▶ _TASK OBJECTIVE_
For each line of the data that includes the word "What", copy the line.

▶ _RECORDS SUPPLIED_
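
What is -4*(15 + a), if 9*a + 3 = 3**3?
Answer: -212/3 ≈ -70.667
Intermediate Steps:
a = 8/3 (a = -1/3 + (1/9)*3**3 = -1/3 + (1/9)*27 = -1/3 + 3 = 8/3 ≈ 2.6667)
-4*(15 + a) = -4*(15 + 8/3) = -4*53/3 = -212/3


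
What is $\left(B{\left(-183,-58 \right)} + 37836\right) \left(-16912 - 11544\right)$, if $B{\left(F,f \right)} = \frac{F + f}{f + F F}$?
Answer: $- \frac{35993854254200}{33431} \approx -1.0767 \cdot 10^{9}$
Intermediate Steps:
$B{\left(F,f \right)} = \frac{F + f}{f + F^{2}}$
$\left(B{\left(-183,-58 \right)} + 37836\right) \left(-16912 - 11544\right) = \left(\frac{-183 - 58}{-58 + \left(-183\right)^{2}} + 37836\right) \left(-16912 - 11544\right) = \left(\frac{1}{-58 + 33489} \left(-241\right) + 37836\right) \left(-28456\right) = \left(\frac{1}{33431} \left(-241\right) + 37836\right) \left(-28456\right) = \left(- \frac{241}{33431} + 37836\right) \left(-28456\right) = \frac{1264895075}{33431} \left(-28456\right) = - \frac{35993854254200}{33431}$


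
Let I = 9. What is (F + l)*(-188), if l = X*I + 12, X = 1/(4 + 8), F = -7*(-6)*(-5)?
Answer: 37083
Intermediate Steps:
F = -210 (F = 42*(-5) = -210)
X = 1/12 ≈ 0.083333
l = 51/4 (l = (1/12)*9 + 12 = ¾ + 12 = 51/4 ≈ 12.750)
(F + l)*(-188) = (-210 + 51/4)*(-188) = -789/4*(-188) = 37083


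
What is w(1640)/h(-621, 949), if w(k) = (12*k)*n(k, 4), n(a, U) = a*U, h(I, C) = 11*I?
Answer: -43033600/2277 ≈ -18899.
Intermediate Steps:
n(a, U) = U*a
w(k) = 48*k² (w(k) = (12*k)*(4*k) = 48*k²)
w(1640)/h(-621, 949) = (48*1640²)/((11*(-621))) = (48*2689600)/(-6831) = 129100800*(-1/6831) = -43033600/2277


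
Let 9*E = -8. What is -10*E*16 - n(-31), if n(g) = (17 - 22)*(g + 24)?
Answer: 965/9 ≈ 107.22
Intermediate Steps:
E = -8/9 (E = (1/9)*(-8) = -8/9 ≈ -0.88889)
n(g) = -120 - 5*g (n(g) = -5*(24 + g) = -120 - 5*g)
-10*E*16 - n(-31) = -10*(-8/9)*16 - (-120 - 5*(-31)) = (80/9)*16 - (-120 + 155) = 1280/9 - 1*35 = 1280/9 - 35 = 965/9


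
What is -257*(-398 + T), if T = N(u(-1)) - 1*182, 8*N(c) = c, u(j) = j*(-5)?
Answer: 1191195/8 ≈ 1.4890e+5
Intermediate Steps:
u(j) = -5*j
N(c) = c/8
T = -1451/8 (T = (-5*(-1))/8 - 1*182 = (⅛)*5 - 182 = 5/8 - 182 = -1451/8 ≈ -181.38)
-257*(-398 + T) = -257*(-398 - 1451/8) = -257*(-4635/8) = 1191195/8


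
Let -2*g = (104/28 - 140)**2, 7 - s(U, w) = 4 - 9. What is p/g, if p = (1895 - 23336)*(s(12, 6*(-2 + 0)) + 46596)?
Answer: 2720376904/25281 ≈ 1.0761e+5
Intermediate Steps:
s(U, w) = 12 (s(U, w) = 7 - (4 - 9) = 7 - 1*(-5) = 7 + 5 = 12)
p = -999322128 (p = (1895 - 23336)*(12 + 46596) = -21441*46608 = -999322128)
g = -455058/49 (g = -(104/28 - 140)**2/2 = -(104*(1/28) - 140)**2/2 = -(26/7 - 140)**2/2 = -(-954/7)**2/2 = -1/2*910116/49 = -455058/49 ≈ -9286.9)
p/g = -999322128/(-455058/49) = -999322128*(-49/455058) = 2720376904/25281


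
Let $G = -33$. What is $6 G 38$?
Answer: $-7524$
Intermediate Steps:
$6 G 38 = 6 \left(-33\right) 38 = \left(-198\right) 38 = -7524$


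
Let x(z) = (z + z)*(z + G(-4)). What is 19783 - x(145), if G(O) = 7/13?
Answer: -291501/13 ≈ -22423.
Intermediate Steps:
G(O) = 7/13 (G(O) = 7*(1/13) = 7/13)
x(z) = 2*z*(7/13 + z) (x(z) = (z + z)*(z + 7/13) = (2*z)*(7/13 + z) = 2*z*(7/13 + z))
19783 - x(145) = 19783 - 2*145*(7 + 13*145)/13 = 19783 - 2*145*(7 + 1885)/13 = 19783 - 2*145*1892/13 = 19783 - 1*548680/13 = 19783 - 548680/13 = -291501/13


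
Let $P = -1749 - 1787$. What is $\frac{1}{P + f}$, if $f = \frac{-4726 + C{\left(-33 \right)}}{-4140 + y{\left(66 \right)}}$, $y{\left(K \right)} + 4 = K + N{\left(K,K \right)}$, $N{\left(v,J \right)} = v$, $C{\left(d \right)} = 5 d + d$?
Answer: $- \frac{1003}{3545377} \approx -0.0002829$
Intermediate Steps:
$C{\left(d \right)} = 6 d$
$P = -3536$
$y{\left(K \right)} = -4 + 2 K$ ($y{\left(K \right)} = -4 + \left(K + K\right) = -4 + 2 K$)
$f = \frac{1231}{1003}$ ($f = \frac{-4726 + 6 \left(-33\right)}{-4140 + \left(-4 + 2 \cdot 66\right)} = \frac{-4726 - 198}{-4140 + \left(-4 + 132\right)} = - \frac{4924}{-4140 + 128} = - \frac{4924}{-4012} = \left(-4924\right) \left(- \frac{1}{4012}\right) = \frac{1231}{1003} \approx 1.2273$)
$\frac{1}{P + f} = \frac{1}{-3536 + \frac{1231}{1003}} = \frac{1}{- \frac{3545377}{1003}} = - \frac{1003}{3545377}$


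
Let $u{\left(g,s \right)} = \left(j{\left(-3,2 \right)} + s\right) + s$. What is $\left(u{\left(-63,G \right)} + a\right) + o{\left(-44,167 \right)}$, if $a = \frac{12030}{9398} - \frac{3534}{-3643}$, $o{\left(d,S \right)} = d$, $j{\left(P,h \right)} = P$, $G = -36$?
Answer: $- \frac{1998577472}{17118457} \approx -116.75$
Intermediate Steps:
$a = \frac{38518911}{17118457}$ ($a = 12030 \cdot \frac{1}{9398} - - \frac{3534}{3643} = \frac{6015}{4699} + \frac{3534}{3643} = \frac{38518911}{17118457} \approx 2.2501$)
$u{\left(g,s \right)} = -3 + 2 s$ ($u{\left(g,s \right)} = \left(-3 + s\right) + s = -3 + 2 s$)
$\left(u{\left(-63,G \right)} + a\right) + o{\left(-44,167 \right)} = \left(\left(-3 + 2 \left(-36\right)\right) + \frac{38518911}{17118457}\right) - 44 = \left(\left(-3 - 72\right) + \frac{38518911}{17118457}\right) - 44 = \left(-75 + \frac{38518911}{17118457}\right) - 44 = - \frac{1245365364}{17118457} - 44 = - \frac{1998577472}{17118457}$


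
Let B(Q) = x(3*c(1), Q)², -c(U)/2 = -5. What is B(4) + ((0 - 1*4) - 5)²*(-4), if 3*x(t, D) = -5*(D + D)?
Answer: -1316/9 ≈ -146.22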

▶ _TASK ANSWER_
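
What is -4*(15 + a), if 9*a + 3 = 3**3?
What is $\left(B{\left(-183,-58 \right)} + 37836\right) \left(-16912 - 11544\right)$, if $B{\left(F,f \right)} = \frac{F + f}{f + F F}$?
Let I = 9. What is (F + l)*(-188), if l = X*I + 12, X = 1/(4 + 8), F = -7*(-6)*(-5)?
What is w(1640)/h(-621, 949), if w(k) = (12*k)*n(k, 4), n(a, U) = a*U, h(I, C) = 11*I?
Let 9*E = -8. What is -10*E*16 - n(-31), if n(g) = (17 - 22)*(g + 24)?
What is -257*(-398 + T), if T = N(u(-1)) - 1*182, 8*N(c) = c, u(j) = j*(-5)?
Let -2*g = (104/28 - 140)**2, 7 - s(U, w) = 4 - 9. What is p/g, if p = (1895 - 23336)*(s(12, 6*(-2 + 0)) + 46596)?
Let $G = -33$. What is $6 G 38$?
Let x(z) = (z + z)*(z + G(-4)). What is 19783 - x(145), if G(O) = 7/13?
Let $P = -1749 - 1787$. What is $\frac{1}{P + f}$, if $f = \frac{-4726 + C{\left(-33 \right)}}{-4140 + y{\left(66 \right)}}$, $y{\left(K \right)} + 4 = K + N{\left(K,K \right)}$, $N{\left(v,J \right)} = v$, $C{\left(d \right)} = 5 d + d$?
Let $u{\left(g,s \right)} = \left(j{\left(-3,2 \right)} + s\right) + s$. What is $\left(u{\left(-63,G \right)} + a\right) + o{\left(-44,167 \right)}$, if $a = \frac{12030}{9398} - \frac{3534}{-3643}$, $o{\left(d,S \right)} = d$, $j{\left(P,h \right)} = P$, $G = -36$?
Let B(Q) = x(3*c(1), Q)², -c(U)/2 = -5. What is B(4) + ((0 - 1*4) - 5)²*(-4), if 3*x(t, D) = -5*(D + D)?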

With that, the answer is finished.